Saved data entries

>>>

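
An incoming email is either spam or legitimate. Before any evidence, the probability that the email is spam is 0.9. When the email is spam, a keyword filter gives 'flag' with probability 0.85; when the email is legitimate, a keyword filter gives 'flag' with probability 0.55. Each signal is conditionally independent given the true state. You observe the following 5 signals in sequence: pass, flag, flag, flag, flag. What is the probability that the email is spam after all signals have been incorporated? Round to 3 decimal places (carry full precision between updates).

0.945

After 'pass': P(spam) = 0.15·0.9000 / (0.15·0.9000 + 0.45·0.1000) ≈ 0.7500
After 'flag': P(spam) = 0.85·0.7500 / (0.85·0.7500 + 0.55·0.2500) ≈ 0.8226
After 'flag': P(spam) = 0.85·0.8226 / (0.85·0.8226 + 0.55·0.1774) ≈ 0.8775
After 'flag': P(spam) = 0.85·0.8775 / (0.85·0.8775 + 0.55·0.1225) ≈ 0.9172
After 'flag': P(spam) = 0.85·0.9172 / (0.85·0.9172 + 0.55·0.0828) ≈ 0.9448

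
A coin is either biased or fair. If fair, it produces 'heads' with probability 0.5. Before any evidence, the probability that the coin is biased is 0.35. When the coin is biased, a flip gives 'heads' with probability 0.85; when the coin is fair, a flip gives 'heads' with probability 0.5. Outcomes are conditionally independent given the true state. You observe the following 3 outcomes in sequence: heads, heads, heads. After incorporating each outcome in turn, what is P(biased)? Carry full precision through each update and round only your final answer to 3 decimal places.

0.726

After 'heads': P(biased) = 0.85·0.3500 / (0.85·0.3500 + 0.5·0.6500) ≈ 0.4779
After 'heads': P(biased) = 0.85·0.4779 / (0.85·0.4779 + 0.5·0.5221) ≈ 0.6088
After 'heads': P(biased) = 0.85·0.6088 / (0.85·0.6088 + 0.5·0.3912) ≈ 0.7257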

<<<

### Task requirements
From start to finish, retype the records above with complete accuracy.

### Reply
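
An incoming email is either spam or legitimate. Before any evidence, the probability that the email is spam is 0.9. When the email is spam, a keyword filter gives 'flag' with probability 0.85; when the email is legitimate, a keyword filter gives 'flag' with probability 0.55. Each signal is conditionally independent given the true state. You observe the following 5 signals in sequence: pass, flag, flag, flag, flag. What is the probability that the email is spam after all signals have been incorporated? Round to 3 decimal places (carry full precision between updates).

0.945

After 'pass': P(spam) = 0.15·0.9000 / (0.15·0.9000 + 0.45·0.1000) ≈ 0.7500
After 'flag': P(spam) = 0.85·0.7500 / (0.85·0.7500 + 0.55·0.2500) ≈ 0.8226
After 'flag': P(spam) = 0.85·0.8226 / (0.85·0.8226 + 0.55·0.1774) ≈ 0.8775
After 'flag': P(spam) = 0.85·0.8775 / (0.85·0.8775 + 0.55·0.1225) ≈ 0.9172
After 'flag': P(spam) = 0.85·0.9172 / (0.85·0.9172 + 0.55·0.0828) ≈ 0.9448

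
A coin is either biased or fair. If fair, it produces 'heads' with probability 0.5. Before any evidence, the probability that the coin is biased is 0.35. When the coin is biased, a flip gives 'heads' with probability 0.85; when the coin is fair, a flip gives 'heads' with probability 0.5. Outcomes are conditionally independent given the true state. You observe the following 3 outcomes in sequence: heads, heads, heads. After incorporating each outcome in turn, what is P(biased)? Carry full precision through each update and round only your final answer to 3 decimal places.

0.726

After 'heads': P(biased) = 0.85·0.3500 / (0.85·0.3500 + 0.5·0.6500) ≈ 0.4779
After 'heads': P(biased) = 0.85·0.4779 / (0.85·0.4779 + 0.5·0.5221) ≈ 0.6088
After 'heads': P(biased) = 0.85·0.6088 / (0.85·0.6088 + 0.5·0.3912) ≈ 0.7257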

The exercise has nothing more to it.